▶ Provided material:
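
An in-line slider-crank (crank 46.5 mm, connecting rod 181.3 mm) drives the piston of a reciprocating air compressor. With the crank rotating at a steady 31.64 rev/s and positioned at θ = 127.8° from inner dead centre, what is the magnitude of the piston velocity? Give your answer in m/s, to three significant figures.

ω = 2π·31.6 = 198.8 rad/s
For an in-line slider-crank, x = r cosθ + √(L² − r² sin²θ), so v = −rω sinθ·[1 + r cosθ/√(L² − r² sin²θ)].
With r = 0.0465 m, L = 0.1813 m, θ = 127.8°: √(L² − r² sin²θ) = 0.17754 m.
v = −0.0465·198.8·0.79016·[1 + 0.0465·-0.61291/0.17754] = -6.1318 m/s.
|v| = 6.1318 m/s.

6.13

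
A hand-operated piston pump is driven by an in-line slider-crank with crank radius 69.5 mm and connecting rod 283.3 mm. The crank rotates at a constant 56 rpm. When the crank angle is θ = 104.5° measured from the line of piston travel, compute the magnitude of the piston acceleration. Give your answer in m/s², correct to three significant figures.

1.12

ω = 2π·56/60 = 5.864 rad/s
x(θ) = r cosθ + √(L² − r² sin²θ); with ω constant, a = ω²·d²x/dθ².
d²x/dθ² = −r cosθ − r²(cos2θ)/√u − r⁴ sin²2θ/(4u^{3/2}),  u = L² − r² sin²θ = 0.0757314 m².
Substituting r = 0.0695 m, L = 0.2833 m, θ = 104.5°: d²x/dθ² = +0.032687 m.
a = ω²·d²x/dθ² = (5.864)²·(+0.032687) = +1.1241 m/s²;  |a| = 1.1241 m/s².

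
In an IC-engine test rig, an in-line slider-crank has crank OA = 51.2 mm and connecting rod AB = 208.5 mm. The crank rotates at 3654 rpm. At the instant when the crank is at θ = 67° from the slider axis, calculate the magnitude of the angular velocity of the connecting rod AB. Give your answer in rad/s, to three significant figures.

ω = 382.6 rad/s (converted from 3654 rpm).
The rod makes angle φ with the slider axis where L sinφ = r sinθ; differentiating, L cosφ·φ̇ = r ω cosθ.
L cosφ = √(L² − r² sin²θ) = 0.2031 m.
|ω_rod| = r ω |cosθ| / √(L² − r² sin²θ) = 0.0512·382.6·0.39073/0.2031 = 37.69 rad/s.

37.7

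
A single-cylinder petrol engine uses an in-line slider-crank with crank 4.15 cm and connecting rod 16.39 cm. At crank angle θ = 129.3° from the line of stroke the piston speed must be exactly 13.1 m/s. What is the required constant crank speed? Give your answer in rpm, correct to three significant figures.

4660

For an in-line slider-crank, |v_piston| = rω|sinθ|·[1 + r cosθ/√(L² − r² sin²θ)].
With r = 0.0415 m, L = 0.1639 m, θ = 129.3°: the bracketed kinematic factor |dx/dθ| = 0.026862 m.
ω = v/|dx/dθ| = 13.1/0.026862 = 487.67 rad/s.
N = 60ω/(2π) = 4656.9 rpm.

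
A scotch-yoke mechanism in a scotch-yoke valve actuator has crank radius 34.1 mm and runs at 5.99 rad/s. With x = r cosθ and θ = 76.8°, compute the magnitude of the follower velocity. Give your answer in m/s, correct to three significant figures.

0.199

ω = 5.99 rad/s
x = r cosθ ⇒ ẋ = −rω sinθ.
|v| = rω|sinθ| = 0.0341·5.99·|sin 76.8°| = 0.19886 m/s.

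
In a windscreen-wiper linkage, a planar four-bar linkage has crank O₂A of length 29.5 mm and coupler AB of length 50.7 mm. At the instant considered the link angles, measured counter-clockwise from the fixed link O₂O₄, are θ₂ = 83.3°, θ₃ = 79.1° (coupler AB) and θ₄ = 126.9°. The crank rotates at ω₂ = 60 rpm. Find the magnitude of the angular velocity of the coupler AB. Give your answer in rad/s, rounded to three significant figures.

ω₂ = 6.283 rad/s (from 60 rpm).
Differentiating the loop-closure r₂e^{iθ₂}+r₃e^{iθ₃}=r₁+r₄e^{iθ₄} gives r₂ω₂e^{iθ₂}+r₃ω₃e^{iθ₃}=r₄ω₄e^{iθ₄}.
Eliminating the other unknown: ω₃ = r₂ω₂ sin(θ₄−θ₂) / [r₃ sin(θ₃−θ₄)].
Numerator sine = +0.68962; denominator sine = -0.74080.
Result = 0.0295·6.283·(+0.68962) / (0.0507·(-0.74080)) = -3.4033 rad/s; magnitude 3.4033 rad/s.

3.40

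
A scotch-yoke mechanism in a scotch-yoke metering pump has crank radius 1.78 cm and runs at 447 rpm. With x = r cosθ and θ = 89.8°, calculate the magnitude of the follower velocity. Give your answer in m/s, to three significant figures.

0.833

ω = 46.81 rad/s (from 447 rpm).
x = r cosθ ⇒ ẋ = −rω sinθ.
|v| = rω|sinθ| = 0.0178·46.81·|sin 89.8°| = 0.83321 m/s.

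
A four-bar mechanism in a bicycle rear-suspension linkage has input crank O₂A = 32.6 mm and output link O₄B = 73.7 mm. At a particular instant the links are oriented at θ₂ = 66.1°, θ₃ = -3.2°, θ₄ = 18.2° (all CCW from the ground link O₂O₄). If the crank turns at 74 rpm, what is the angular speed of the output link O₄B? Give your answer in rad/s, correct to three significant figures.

ω₂ = 7.749 rad/s (from 74 rpm).
Differentiating the loop-closure r₂e^{iθ₂}+r₃e^{iθ₃}=r₁+r₄e^{iθ₄} gives r₂ω₂e^{iθ₂}+r₃ω₃e^{iθ₃}=r₄ω₄e^{iθ₄}.
Eliminating the other unknown: ω₄ = r₂ω₂ sin(θ₂−θ₃) / [r₄ sin(θ₄−θ₃)].
Numerator sine = +0.93544; denominator sine = +0.36488.
Result = 0.0326·7.749·(+0.93544) / (0.0737·(+0.36488)) = +8.7878 rad/s; magnitude 8.7878 rad/s.

8.79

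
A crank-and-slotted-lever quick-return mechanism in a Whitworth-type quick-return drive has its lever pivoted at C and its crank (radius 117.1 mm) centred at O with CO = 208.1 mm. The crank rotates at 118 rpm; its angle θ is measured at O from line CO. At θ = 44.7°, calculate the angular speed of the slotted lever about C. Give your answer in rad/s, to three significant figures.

ω = 12.36 rad/s (from 118 rpm).
Crank pin A relative to C: A = (d + r cosθ, r sinθ); lever angle φ = atan2(r sinθ, d + r cosθ).
Differentiating tanφ: φ̇ = rω(d cosθ + r)/(d² + r² + 2dr cosθ).
d² + r² + 2dr cosθ = |CA|² = 0.0916603 m²;  d cosθ + r = +0.26502 m.
|ω_lever| = |0.1171·12.36·+0.26502| / 0.0916603 = 4.1837 rad/s.

4.18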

▶ Exercise:
The whole listing should be transcribed word for word.

▶ Exercise output:
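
An in-line slider-crank (crank 46.5 mm, connecting rod 181.3 mm) drives the piston of a reciprocating air compressor. With the crank rotating at a steady 31.64 rev/s and positioned at θ = 127.8° from inner dead centre, what is the magnitude of the piston velocity? Give your answer in m/s, to three significant figures.

ω = 2π·31.6 = 198.8 rad/s
For an in-line slider-crank, x = r cosθ + √(L² − r² sin²θ), so v = −rω sinθ·[1 + r cosθ/√(L² − r² sin²θ)].
With r = 0.0465 m, L = 0.1813 m, θ = 127.8°: √(L² − r² sin²θ) = 0.17754 m.
v = −0.0465·198.8·0.79016·[1 + 0.0465·-0.61291/0.17754] = -6.1318 m/s.
|v| = 6.1318 m/s.

6.13

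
A hand-operated piston pump is driven by an in-line slider-crank with crank radius 69.5 mm and connecting rod 283.3 mm. The crank rotates at a constant 56 rpm. When the crank angle is θ = 104.5° measured from the line of piston travel, compute the magnitude of the piston acceleration. Give your answer in m/s², correct to three significant figures.

1.12

ω = 2π·56/60 = 5.864 rad/s
x(θ) = r cosθ + √(L² − r² sin²θ); with ω constant, a = ω²·d²x/dθ².
d²x/dθ² = −r cosθ − r²(cos2θ)/√u − r⁴ sin²2θ/(4u^{3/2}),  u = L² − r² sin²θ = 0.0757314 m².
Substituting r = 0.0695 m, L = 0.2833 m, θ = 104.5°: d²x/dθ² = +0.032687 m.
a = ω²·d²x/dθ² = (5.864)²·(+0.032687) = +1.1241 m/s²;  |a| = 1.1241 m/s².

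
In an IC-engine test rig, an in-line slider-crank has crank OA = 51.2 mm and connecting rod AB = 208.5 mm. The crank rotates at 3654 rpm. At the instant when the crank is at θ = 67° from the slider axis, calculate the magnitude of the angular velocity of the connecting rod AB. Give your answer in rad/s, to three significant figures.

ω = 382.6 rad/s (converted from 3654 rpm).
The rod makes angle φ with the slider axis where L sinφ = r sinθ; differentiating, L cosφ·φ̇ = r ω cosθ.
L cosφ = √(L² − r² sin²θ) = 0.2031 m.
|ω_rod| = r ω |cosθ| / √(L² − r² sin²θ) = 0.0512·382.6·0.39073/0.2031 = 37.69 rad/s.

37.7

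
A single-cylinder petrol engine uses an in-line slider-crank with crank 4.15 cm and connecting rod 16.39 cm. At crank angle θ = 129.3° from the line of stroke the piston speed must be exactly 13.1 m/s. What is the required constant crank speed? Give your answer in rpm, correct to three significant figures.

4660

For an in-line slider-crank, |v_piston| = rω|sinθ|·[1 + r cosθ/√(L² − r² sin²θ)].
With r = 0.0415 m, L = 0.1639 m, θ = 129.3°: the bracketed kinematic factor |dx/dθ| = 0.026862 m.
ω = v/|dx/dθ| = 13.1/0.026862 = 487.67 rad/s.
N = 60ω/(2π) = 4656.9 rpm.

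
A scotch-yoke mechanism in a scotch-yoke valve actuator has crank radius 34.1 mm and runs at 5.99 rad/s. With x = r cosθ and θ = 76.8°, compute the magnitude of the follower velocity. Give your answer in m/s, correct to three significant figures.

0.199

ω = 5.99 rad/s
x = r cosθ ⇒ ẋ = −rω sinθ.
|v| = rω|sinθ| = 0.0341·5.99·|sin 76.8°| = 0.19886 m/s.

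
In a windscreen-wiper linkage, a planar four-bar linkage has crank O₂A of length 29.5 mm and coupler AB of length 50.7 mm. At the instant considered the link angles, measured counter-clockwise from the fixed link O₂O₄, are θ₂ = 83.3°, θ₃ = 79.1° (coupler AB) and θ₄ = 126.9°. The crank rotates at ω₂ = 60 rpm. Find the magnitude of the angular velocity of the coupler AB. Give your answer in rad/s, rounded to three significant figures.

ω₂ = 6.283 rad/s (from 60 rpm).
Differentiating the loop-closure r₂e^{iθ₂}+r₃e^{iθ₃}=r₁+r₄e^{iθ₄} gives r₂ω₂e^{iθ₂}+r₃ω₃e^{iθ₃}=r₄ω₄e^{iθ₄}.
Eliminating the other unknown: ω₃ = r₂ω₂ sin(θ₄−θ₂) / [r₃ sin(θ₃−θ₄)].
Numerator sine = +0.68962; denominator sine = -0.74080.
Result = 0.0295·6.283·(+0.68962) / (0.0507·(-0.74080)) = -3.4033 rad/s; magnitude 3.4033 rad/s.

3.40

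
A scotch-yoke mechanism in a scotch-yoke metering pump has crank radius 1.78 cm and runs at 447 rpm. With x = r cosθ and θ = 89.8°, calculate the magnitude of the follower velocity. Give your answer in m/s, to three significant figures.

0.833

ω = 46.81 rad/s (from 447 rpm).
x = r cosθ ⇒ ẋ = −rω sinθ.
|v| = rω|sinθ| = 0.0178·46.81·|sin 89.8°| = 0.83321 m/s.

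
A four-bar mechanism in a bicycle rear-suspension linkage has input crank O₂A = 32.6 mm and output link O₄B = 73.7 mm. At a particular instant the links are oriented at θ₂ = 66.1°, θ₃ = -3.2°, θ₄ = 18.2° (all CCW from the ground link O₂O₄). If the crank turns at 74 rpm, what is the angular speed of the output link O₄B? Give your answer in rad/s, correct to three significant figures.

ω₂ = 7.749 rad/s (from 74 rpm).
Differentiating the loop-closure r₂e^{iθ₂}+r₃e^{iθ₃}=r₁+r₄e^{iθ₄} gives r₂ω₂e^{iθ₂}+r₃ω₃e^{iθ₃}=r₄ω₄e^{iθ₄}.
Eliminating the other unknown: ω₄ = r₂ω₂ sin(θ₂−θ₃) / [r₄ sin(θ₄−θ₃)].
Numerator sine = +0.93544; denominator sine = +0.36488.
Result = 0.0326·7.749·(+0.93544) / (0.0737·(+0.36488)) = +8.7878 rad/s; magnitude 8.7878 rad/s.

8.79

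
A crank-and-slotted-lever quick-return mechanism in a Whitworth-type quick-return drive has its lever pivoted at C and its crank (radius 117.1 mm) centred at O with CO = 208.1 mm. The crank rotates at 118 rpm; its angle θ is measured at O from line CO. At θ = 44.7°, calculate the angular speed of the slotted lever about C. Give your answer in rad/s, to three significant figures.

ω = 12.36 rad/s (from 118 rpm).
Crank pin A relative to C: A = (d + r cosθ, r sinθ); lever angle φ = atan2(r sinθ, d + r cosθ).
Differentiating tanφ: φ̇ = rω(d cosθ + r)/(d² + r² + 2dr cosθ).
d² + r² + 2dr cosθ = |CA|² = 0.0916603 m²;  d cosθ + r = +0.26502 m.
|ω_lever| = |0.1171·12.36·+0.26502| / 0.0916603 = 4.1837 rad/s.

4.18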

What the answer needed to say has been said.